Stored data:
- - -
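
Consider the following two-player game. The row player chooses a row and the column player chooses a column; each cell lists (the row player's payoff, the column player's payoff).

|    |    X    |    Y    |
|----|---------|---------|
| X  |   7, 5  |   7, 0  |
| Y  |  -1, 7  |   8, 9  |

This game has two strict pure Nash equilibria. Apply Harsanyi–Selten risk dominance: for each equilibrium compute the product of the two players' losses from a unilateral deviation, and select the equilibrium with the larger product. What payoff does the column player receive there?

5

At both X: the row player loses 7 − (-1) = 8 by deviating; the column player loses 5 − 0 = 5. Product = 8·5 = 40.
At both Y: the row player loses 8 − 7 = 1 by deviating; the column player loses 9 − 7 = 2. Product = 1·2 = 2.
40 > 2, so both X is risk-dominant. The column player's payoff there is 5.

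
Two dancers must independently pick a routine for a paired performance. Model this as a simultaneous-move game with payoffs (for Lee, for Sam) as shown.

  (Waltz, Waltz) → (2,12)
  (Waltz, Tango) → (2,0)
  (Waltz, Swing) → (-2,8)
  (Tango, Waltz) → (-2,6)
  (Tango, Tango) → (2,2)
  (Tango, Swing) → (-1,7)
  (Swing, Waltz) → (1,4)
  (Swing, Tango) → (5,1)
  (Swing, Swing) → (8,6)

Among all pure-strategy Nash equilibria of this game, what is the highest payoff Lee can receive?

Both Waltz is a pure NE (Lee: 2 ≥ 1; Sam: 12 ≥ 8). Lee gets 2.
Both Swing is a pure NE (Lee: 8 ≥ -1; Sam: 6 ≥ 4). Lee gets 8.
Every other cell has a profitable deviation for at least one player. Highest of {2, 8} is 8.

8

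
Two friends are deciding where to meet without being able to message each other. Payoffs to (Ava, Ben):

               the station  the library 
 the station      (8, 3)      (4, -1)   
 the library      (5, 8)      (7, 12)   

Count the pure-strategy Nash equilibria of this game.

Both the station: Ava gets 8 (best alternative 5); Ben gets 3 (best alternative -1). Neither deviates — NE.
Both the library: Ava gets 7 (best alternative 4); Ben gets 12 (best alternative 8). Neither deviates — NE.
(the station, the library) is not a NE: Ava would switch to the library (7 > 4).
No other cell survives both best-response checks, so there are 2 pure NE.

2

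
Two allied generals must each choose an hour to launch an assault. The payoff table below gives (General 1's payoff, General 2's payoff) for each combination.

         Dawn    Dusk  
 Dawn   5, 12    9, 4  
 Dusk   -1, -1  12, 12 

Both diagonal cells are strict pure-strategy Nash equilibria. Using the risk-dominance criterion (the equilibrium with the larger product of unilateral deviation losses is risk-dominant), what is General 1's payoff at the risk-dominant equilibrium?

5

At both Dawn: General 1 loses 5 − (-1) = 6 by deviating; General 2 loses 12 − 4 = 8. Product = 6·8 = 48.
At both Dusk: General 1 loses 12 − 9 = 3 by deviating; General 2 loses 12 − (-1) = 13. Product = 3·13 = 39.
48 > 39, so both Dawn is risk-dominant. General 1's payoff there is 5.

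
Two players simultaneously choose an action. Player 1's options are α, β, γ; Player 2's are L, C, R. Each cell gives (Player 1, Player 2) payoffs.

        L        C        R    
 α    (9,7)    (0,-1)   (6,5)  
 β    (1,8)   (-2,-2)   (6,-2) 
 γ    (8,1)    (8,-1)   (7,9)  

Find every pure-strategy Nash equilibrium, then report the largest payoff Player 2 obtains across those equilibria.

9

(α, L) is a pure NE (Player 1: 9 ≥ 8; Player 2: 7 ≥ 5). Player 2 gets 7.
(γ, R) is a pure NE (Player 1: 7 ≥ 6; Player 2: 9 ≥ 1). Player 2 gets 9.
Every other cell has a profitable deviation for at least one player. Highest of {7, 9} is 9.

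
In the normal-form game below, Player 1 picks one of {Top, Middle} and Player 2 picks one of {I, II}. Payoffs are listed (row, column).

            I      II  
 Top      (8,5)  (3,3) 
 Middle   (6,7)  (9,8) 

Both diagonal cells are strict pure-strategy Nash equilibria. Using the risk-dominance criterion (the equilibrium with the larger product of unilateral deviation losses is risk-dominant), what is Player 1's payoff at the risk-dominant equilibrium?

At (Top, I): Player 1 loses 8 − 6 = 2 by deviating; Player 2 loses 5 − 3 = 2. Product = 2·2 = 4.
At (Middle, II): Player 1 loses 9 − 3 = 6 by deviating; Player 2 loses 8 − 7 = 1. Product = 6·1 = 6.
6 > 4, so (Middle, II) is risk-dominant. Player 1's payoff there is 9.

9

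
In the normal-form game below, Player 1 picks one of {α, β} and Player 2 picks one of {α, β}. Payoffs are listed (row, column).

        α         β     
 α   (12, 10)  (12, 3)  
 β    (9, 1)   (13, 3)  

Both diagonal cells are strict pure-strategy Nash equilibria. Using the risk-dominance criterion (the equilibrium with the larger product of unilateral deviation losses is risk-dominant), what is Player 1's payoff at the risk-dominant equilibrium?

At both α: Player 1 loses 12 − 9 = 3 by deviating; Player 2 loses 10 − 3 = 7. Product = 3·7 = 21.
At both β: Player 1 loses 13 − 12 = 1 by deviating; Player 2 loses 3 − 1 = 2. Product = 1·2 = 2.
21 > 2, so both α is risk-dominant. Player 1's payoff there is 12.

12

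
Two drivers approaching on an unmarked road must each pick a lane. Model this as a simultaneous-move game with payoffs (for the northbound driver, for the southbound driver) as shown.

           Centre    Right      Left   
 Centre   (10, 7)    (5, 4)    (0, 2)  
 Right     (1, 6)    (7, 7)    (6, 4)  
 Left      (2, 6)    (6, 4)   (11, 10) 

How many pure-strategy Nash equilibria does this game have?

3

Both Centre: the northbound driver gets 10 (best alternative 2); the southbound driver gets 7 (best alternative 4). Neither deviates — NE.
Both Right: the northbound driver gets 7 (best alternative 6); the southbound driver gets 7 (best alternative 6). Neither deviates — NE.
Both Left: the northbound driver gets 11 (best alternative 6); the southbound driver gets 10 (best alternative 6). Neither deviates — NE.
(Left, Right) is not a NE: the northbound driver would switch to Right (7 > 6).
No other cell survives both best-response checks, so there are 3 pure NE.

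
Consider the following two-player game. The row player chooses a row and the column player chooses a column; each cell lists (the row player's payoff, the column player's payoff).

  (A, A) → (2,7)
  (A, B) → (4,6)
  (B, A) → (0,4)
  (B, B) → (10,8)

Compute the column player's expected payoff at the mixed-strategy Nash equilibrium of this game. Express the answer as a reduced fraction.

32/5

The row player mixes with probability p on A, chosen so the column player is indifferent: 7p + 4(1−p) = 6p + 8(1−p) gives p = 4/5.
The column player's expected payoff is 7·4/5 + 4·1/5 = 32/5.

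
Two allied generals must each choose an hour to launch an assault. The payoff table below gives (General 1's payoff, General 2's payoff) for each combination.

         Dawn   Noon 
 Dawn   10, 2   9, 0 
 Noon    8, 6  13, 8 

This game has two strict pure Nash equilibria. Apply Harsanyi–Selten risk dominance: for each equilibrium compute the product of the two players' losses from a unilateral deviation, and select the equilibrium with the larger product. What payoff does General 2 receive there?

8

At both Dawn: General 1 loses 10 − 8 = 2 by deviating; General 2 loses 2 − 0 = 2. Product = 2·2 = 4.
At both Noon: General 1 loses 13 − 9 = 4 by deviating; General 2 loses 8 − 6 = 2. Product = 4·2 = 8.
8 > 4, so both Noon is risk-dominant. General 2's payoff there is 8.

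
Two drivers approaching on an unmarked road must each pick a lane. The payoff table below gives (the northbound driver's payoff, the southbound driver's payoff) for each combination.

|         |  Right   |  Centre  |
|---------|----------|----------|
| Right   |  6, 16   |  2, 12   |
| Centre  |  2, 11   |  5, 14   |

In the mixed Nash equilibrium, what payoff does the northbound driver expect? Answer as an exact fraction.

The southbound driver mixes with probability q on Right, chosen so the northbound driver is indifferent: 6q + 2(1−q) = 2q + 5(1−q) gives q = 3/7.
The northbound driver's expected payoff (from either row, since indifferent) is 6·3/7 + 2·4/7 = 26/7.

26/7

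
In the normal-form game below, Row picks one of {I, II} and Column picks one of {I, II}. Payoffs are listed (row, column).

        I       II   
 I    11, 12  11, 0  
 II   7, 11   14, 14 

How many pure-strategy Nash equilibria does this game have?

2

Both I: Row gets 11 (best alternative 7); Column gets 12 (best alternative 0). Neither deviates — NE.
Both II: Row gets 14 (best alternative 11); Column gets 14 (best alternative 11). Neither deviates — NE.
(II, I) is not a NE: Row would switch to I (11 > 7).
No other cell survives both best-response checks, so there are 2 pure NE.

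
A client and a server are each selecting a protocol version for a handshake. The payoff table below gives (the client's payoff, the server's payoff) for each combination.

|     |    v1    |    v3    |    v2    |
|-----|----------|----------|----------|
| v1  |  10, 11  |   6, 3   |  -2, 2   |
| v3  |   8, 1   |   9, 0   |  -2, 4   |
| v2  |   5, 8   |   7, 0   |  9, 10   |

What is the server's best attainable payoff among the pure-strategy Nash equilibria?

Both v1 is a pure NE (the client: 10 ≥ 8; the server: 11 ≥ 3). The server gets 11.
Both v2 is a pure NE (the client: 9 ≥ -2; the server: 10 ≥ 8). The server gets 10.
Every other cell has a profitable deviation for at least one player. Highest of {11, 10} is 11.

11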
- - -
Problem statement: Copy every line above that includes the string "Tango".

Result of this exercise:
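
  (Waltz, Tango) → (2,0)
  (Tango, Waltz) → (-2,6)
  (Tango, Tango) → (2,2)
  (Tango, Swing) → (-1,7)
  (Swing, Tango) → (5,1)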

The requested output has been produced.